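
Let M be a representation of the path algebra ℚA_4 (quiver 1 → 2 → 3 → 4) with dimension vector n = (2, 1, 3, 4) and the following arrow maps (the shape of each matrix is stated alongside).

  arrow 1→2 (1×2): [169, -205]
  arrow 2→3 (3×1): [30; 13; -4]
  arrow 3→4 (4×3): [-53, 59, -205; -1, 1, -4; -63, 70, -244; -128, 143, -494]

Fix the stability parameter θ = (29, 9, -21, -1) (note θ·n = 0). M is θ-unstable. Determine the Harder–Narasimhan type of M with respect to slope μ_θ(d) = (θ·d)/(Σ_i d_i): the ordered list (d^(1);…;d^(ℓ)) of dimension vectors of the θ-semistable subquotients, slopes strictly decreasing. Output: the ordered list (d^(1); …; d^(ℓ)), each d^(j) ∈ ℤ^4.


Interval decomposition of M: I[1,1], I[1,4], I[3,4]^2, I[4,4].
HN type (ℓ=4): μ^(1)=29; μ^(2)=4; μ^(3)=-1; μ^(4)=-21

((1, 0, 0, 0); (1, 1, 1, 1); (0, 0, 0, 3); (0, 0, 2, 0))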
* * * * *
--- WORK TASK ---
Your answer must be every record above, set down exactly as written.

--- SOLVED EXERCISE ---
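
Let M be a representation of the path algebra ℚA_4 (quiver 1 → 2 → 3 → 4) with dimension vector n = (2, 1, 3, 4) and the following arrow maps (the shape of each matrix is stated alongside).

  arrow 1→2 (1×2): [169, -205]
  arrow 2→3 (3×1): [30; 13; -4]
  arrow 3→4 (4×3): [-53, 59, -205; -1, 1, -4; -63, 70, -244; -128, 143, -494]

Fix the stability parameter θ = (29, 9, -21, -1) (note θ·n = 0). M is θ-unstable. Determine the Harder–Narasimhan type of M with respect to slope μ_θ(d) = (θ·d)/(Σ_i d_i): the ordered list (d^(1);…;d^(ℓ)) of dimension vectors of the θ-semistable subquotients, slopes strictly decreasing. Output: the ordered list (d^(1); …; d^(ℓ)), each d^(j) ∈ ℤ^4.


Interval decomposition of M: I[1,1], I[1,4], I[3,4]^2, I[4,4].
HN type (ℓ=4): μ^(1)=29; μ^(2)=4; μ^(3)=-1; μ^(4)=-21

((1, 0, 0, 0); (1, 1, 1, 1); (0, 0, 0, 3); (0, 0, 2, 0))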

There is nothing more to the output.